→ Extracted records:
◆ ◆ ◆

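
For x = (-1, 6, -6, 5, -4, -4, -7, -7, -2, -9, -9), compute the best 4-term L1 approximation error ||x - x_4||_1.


Sorted |x_i| descending: [9, 9, 7, 7, 6, 6, 5, 4, 4, 2, 1]
Keep top 4: [9, 9, 7, 7]
Tail entries: [6, 6, 5, 4, 4, 2, 1]
L1 error = sum of tail = 28.

28


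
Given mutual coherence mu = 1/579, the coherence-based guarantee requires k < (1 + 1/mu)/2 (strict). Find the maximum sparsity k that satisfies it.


1/mu = 579.
1 + 1/mu = 580.
(1 + 1/mu)/2 = 290 is an integer and the inequality is strict, so k_max = 290 - 1 = 289.

289


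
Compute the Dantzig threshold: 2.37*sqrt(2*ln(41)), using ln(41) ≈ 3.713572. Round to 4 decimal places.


ln(41) ≈ 3.713572.
2*ln(n) ≈ 7.427144.
sqrt(2*ln(n)) ≈ sqrt(7.427144) ≈ 2.725279.
threshold ≈ 2.37*2.725279 = 6.45891123 ≈ 6.4589.

6.4589


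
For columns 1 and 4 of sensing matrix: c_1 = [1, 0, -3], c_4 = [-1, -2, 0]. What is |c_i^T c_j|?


Inner product: 1*-1 + 0*-2 + -3*0
Products: [-1, 0, 0]
Sum = -1.
|dot| = 1.

1


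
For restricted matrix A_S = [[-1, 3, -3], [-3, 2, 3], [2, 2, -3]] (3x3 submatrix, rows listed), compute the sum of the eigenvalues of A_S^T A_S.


Sum of eigenvalues of A_S^T A_S = trace(A_S^T A_S) = sum of squared column norms of A_S.
A_S^T A_S diagonal: [14, 17, 27].
trace = 14 + 17 + 27 = 58.

58


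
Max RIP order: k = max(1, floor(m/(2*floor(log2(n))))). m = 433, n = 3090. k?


floor(log2(3090)) = 11.
2*11 = 22.
m/(2*floor(log2(n))) = 433/22 ≈ 19.6818.
floor = 19.
k = max(1, 19) = 19.

19


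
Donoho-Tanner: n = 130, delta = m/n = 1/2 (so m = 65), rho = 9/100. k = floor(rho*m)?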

◆ ◆ ◆

→ WORK ITEM: In the data above, find the line containing "For restricted matrix", then copy it and every later line exactly.

→ WRITTEN SOLUTION:
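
For restricted matrix A_S = [[-1, 3, -3], [-3, 2, 3], [2, 2, -3]] (3x3 submatrix, rows listed), compute the sum of the eigenvalues of A_S^T A_S.


Sum of eigenvalues of A_S^T A_S = trace(A_S^T A_S) = sum of squared column norms of A_S.
A_S^T A_S diagonal: [14, 17, 27].
trace = 14 + 17 + 27 = 58.

58


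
Max RIP order: k = max(1, floor(m/(2*floor(log2(n))))). m = 433, n = 3090. k?


floor(log2(3090)) = 11.
2*11 = 22.
m/(2*floor(log2(n))) = 433/22 ≈ 19.6818.
floor = 19.
k = max(1, 19) = 19.

19


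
Donoho-Tanner: n = 130, delta = m/n = 1/2 (so m = 65), rho = 9/100. k = floor(rho*m)?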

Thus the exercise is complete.